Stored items
┄┄┄┄┄┄┄┄┄┄┄┄┄┄┄┄┄┄┄┄
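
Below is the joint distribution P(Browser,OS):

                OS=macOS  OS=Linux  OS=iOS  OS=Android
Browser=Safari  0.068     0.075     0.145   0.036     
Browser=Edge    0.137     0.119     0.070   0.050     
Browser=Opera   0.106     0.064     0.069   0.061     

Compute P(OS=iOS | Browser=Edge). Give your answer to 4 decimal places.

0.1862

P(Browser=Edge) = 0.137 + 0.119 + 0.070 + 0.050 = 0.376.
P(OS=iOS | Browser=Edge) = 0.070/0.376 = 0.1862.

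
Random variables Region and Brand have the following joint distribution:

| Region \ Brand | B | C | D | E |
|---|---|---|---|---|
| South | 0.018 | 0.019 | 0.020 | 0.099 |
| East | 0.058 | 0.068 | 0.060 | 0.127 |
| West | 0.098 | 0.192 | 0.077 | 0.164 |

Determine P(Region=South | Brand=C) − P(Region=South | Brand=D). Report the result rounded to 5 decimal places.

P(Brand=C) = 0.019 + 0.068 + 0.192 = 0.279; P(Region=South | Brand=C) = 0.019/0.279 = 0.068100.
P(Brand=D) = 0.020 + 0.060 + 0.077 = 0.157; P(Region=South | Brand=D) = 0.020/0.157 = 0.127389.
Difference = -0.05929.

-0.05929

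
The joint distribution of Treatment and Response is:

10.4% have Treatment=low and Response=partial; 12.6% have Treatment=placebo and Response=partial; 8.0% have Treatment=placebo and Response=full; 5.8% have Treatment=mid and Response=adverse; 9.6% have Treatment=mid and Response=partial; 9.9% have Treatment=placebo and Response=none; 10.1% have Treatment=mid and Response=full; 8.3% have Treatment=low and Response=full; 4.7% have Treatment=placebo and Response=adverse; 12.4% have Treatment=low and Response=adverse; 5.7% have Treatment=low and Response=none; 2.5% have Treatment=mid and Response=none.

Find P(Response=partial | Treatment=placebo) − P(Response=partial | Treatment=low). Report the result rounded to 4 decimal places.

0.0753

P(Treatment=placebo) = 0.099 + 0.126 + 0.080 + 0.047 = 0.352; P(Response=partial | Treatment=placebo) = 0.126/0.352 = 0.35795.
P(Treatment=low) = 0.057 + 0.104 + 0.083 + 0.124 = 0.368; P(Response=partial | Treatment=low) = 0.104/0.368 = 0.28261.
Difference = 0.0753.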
┄┄┄┄┄┄┄┄┄┄┄┄┄┄┄┄┄┄┄┄
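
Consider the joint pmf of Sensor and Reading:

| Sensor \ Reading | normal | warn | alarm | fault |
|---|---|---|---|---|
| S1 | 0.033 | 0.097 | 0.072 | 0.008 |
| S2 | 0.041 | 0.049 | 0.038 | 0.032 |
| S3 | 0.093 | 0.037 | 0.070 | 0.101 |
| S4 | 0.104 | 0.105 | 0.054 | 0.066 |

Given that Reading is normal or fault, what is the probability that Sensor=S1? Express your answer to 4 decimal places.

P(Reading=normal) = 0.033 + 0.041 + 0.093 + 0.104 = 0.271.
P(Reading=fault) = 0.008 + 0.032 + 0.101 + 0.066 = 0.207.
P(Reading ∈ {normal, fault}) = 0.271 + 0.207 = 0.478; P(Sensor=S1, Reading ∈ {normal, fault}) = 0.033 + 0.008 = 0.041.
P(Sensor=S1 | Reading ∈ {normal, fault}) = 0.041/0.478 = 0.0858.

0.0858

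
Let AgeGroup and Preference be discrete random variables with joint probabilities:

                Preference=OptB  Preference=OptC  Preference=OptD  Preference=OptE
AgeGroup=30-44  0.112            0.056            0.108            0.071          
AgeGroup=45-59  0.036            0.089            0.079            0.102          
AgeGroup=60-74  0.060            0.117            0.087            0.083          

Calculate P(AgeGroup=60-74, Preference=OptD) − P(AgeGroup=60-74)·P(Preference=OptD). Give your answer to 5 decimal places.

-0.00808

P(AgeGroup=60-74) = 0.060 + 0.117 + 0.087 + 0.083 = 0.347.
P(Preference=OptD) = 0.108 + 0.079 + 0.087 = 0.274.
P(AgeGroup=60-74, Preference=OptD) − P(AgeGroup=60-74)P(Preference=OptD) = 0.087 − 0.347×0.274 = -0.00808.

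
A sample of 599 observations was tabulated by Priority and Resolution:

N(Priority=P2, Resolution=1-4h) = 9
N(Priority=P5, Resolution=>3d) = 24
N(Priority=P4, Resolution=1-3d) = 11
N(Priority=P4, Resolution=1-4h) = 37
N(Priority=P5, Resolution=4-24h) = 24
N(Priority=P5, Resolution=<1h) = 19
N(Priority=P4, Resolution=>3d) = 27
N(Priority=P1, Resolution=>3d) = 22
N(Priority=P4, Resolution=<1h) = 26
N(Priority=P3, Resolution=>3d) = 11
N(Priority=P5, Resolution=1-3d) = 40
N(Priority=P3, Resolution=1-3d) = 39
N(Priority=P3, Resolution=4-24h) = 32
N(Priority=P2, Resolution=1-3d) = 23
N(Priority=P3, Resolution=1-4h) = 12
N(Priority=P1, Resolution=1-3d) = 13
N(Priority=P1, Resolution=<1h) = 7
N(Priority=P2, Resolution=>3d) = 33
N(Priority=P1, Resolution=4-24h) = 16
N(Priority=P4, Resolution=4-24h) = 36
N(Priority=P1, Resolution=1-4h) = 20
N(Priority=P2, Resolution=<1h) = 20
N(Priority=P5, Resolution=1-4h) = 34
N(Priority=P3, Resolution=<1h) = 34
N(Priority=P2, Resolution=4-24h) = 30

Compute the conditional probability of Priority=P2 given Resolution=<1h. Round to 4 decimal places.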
┄┄┄┄┄┄┄┄┄┄┄┄┄┄┄┄┄┄┄┄
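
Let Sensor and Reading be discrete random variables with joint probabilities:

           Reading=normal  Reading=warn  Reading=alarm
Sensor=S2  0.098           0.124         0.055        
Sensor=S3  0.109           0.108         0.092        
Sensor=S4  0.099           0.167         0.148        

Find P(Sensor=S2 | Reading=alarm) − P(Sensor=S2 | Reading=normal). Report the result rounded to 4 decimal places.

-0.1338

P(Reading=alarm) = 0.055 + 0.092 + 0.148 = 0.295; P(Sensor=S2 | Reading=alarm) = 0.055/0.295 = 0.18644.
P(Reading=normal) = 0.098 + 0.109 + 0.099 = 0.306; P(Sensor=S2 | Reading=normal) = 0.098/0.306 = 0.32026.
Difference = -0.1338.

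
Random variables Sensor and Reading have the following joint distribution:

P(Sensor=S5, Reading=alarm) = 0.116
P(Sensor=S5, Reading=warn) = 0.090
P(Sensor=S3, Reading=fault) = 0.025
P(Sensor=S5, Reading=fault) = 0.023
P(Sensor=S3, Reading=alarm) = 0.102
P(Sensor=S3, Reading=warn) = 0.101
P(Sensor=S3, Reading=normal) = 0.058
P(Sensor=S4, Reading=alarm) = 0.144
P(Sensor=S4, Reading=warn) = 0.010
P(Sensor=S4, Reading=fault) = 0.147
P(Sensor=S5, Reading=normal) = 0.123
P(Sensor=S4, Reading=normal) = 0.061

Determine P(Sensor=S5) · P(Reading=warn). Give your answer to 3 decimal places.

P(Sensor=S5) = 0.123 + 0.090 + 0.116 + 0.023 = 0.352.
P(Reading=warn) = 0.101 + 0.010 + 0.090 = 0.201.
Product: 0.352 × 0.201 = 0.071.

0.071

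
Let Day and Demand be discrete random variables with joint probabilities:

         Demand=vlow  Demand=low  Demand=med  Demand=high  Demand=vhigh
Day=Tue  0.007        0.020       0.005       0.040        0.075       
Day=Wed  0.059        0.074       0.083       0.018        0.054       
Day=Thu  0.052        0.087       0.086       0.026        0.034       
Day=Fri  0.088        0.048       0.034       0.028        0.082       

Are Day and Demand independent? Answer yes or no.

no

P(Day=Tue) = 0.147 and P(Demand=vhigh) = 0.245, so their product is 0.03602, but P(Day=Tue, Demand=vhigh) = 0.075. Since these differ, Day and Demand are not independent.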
┄┄┄┄┄┄┄┄┄┄┄┄┄┄┄┄┄┄┄┄
ACTIVITY
Above are some records; copy exactly the lines from the one with "N(Priority=P4, Resolution=<1h) = 26" through the one with "Compute the conditional", both included, and no others.

WRITTEN RESPONSE
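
N(Priority=P4, Resolution=<1h) = 26
N(Priority=P3, Resolution=>3d) = 11
N(Priority=P5, Resolution=1-3d) = 40
N(Priority=P3, Resolution=1-3d) = 39
N(Priority=P3, Resolution=4-24h) = 32
N(Priority=P2, Resolution=1-3d) = 23
N(Priority=P3, Resolution=1-4h) = 12
N(Priority=P1, Resolution=1-3d) = 13
N(Priority=P1, Resolution=<1h) = 7
N(Priority=P2, Resolution=>3d) = 33
N(Priority=P1, Resolution=4-24h) = 16
N(Priority=P4, Resolution=4-24h) = 36
N(Priority=P1, Resolution=1-4h) = 20
N(Priority=P2, Resolution=<1h) = 20
N(Priority=P5, Resolution=1-4h) = 34
N(Priority=P3, Resolution=<1h) = 34
N(Priority=P2, Resolution=4-24h) = 30

Compute the conditional probability of Priority=P2 given Resolution=<1h. Round to 4 decimal places.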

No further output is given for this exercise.